## ACTIVITY
Using the material that follows, output exactly the lines from the one containing "2. b = malloc(5)" through the one containing "Immediately after those", with both ends kept.

## DATA FOR ANALYSIS
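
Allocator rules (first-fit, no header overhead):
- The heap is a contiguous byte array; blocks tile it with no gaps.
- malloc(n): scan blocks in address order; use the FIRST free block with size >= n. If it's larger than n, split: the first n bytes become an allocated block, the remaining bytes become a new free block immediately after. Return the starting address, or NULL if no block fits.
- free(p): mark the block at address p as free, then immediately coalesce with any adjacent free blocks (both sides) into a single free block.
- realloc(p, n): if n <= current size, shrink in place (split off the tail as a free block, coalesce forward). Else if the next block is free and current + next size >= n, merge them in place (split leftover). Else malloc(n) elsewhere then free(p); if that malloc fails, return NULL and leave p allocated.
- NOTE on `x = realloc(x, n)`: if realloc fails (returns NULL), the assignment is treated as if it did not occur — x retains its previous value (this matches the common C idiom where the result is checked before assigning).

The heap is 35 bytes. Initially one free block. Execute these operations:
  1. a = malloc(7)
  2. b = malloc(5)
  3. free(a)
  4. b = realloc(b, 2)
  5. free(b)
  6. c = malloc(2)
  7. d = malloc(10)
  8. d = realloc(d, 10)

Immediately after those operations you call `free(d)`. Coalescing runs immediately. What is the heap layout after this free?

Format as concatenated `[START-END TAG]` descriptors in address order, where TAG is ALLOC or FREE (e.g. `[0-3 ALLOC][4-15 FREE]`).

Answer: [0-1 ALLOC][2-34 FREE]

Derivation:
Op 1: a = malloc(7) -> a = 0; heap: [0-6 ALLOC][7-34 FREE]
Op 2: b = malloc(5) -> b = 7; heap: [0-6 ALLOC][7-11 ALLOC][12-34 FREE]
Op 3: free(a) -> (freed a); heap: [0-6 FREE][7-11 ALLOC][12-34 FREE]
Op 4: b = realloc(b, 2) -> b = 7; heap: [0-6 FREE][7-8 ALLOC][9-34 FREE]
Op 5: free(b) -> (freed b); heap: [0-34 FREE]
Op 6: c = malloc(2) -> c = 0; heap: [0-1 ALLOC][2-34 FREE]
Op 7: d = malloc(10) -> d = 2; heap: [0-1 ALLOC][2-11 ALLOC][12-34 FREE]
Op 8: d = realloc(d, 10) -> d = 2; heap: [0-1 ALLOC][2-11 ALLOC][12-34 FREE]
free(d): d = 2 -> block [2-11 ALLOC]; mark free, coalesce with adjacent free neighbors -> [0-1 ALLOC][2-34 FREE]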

## ANSWER BELOW
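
  2. b = malloc(5)
  3. free(a)
  4. b = realloc(b, 2)
  5. free(b)
  6. c = malloc(2)
  7. d = malloc(10)
  8. d = realloc(d, 10)

Immediately after those operations you call `free(d)`. Coalescing runs immediately. What is the heap layout after this free?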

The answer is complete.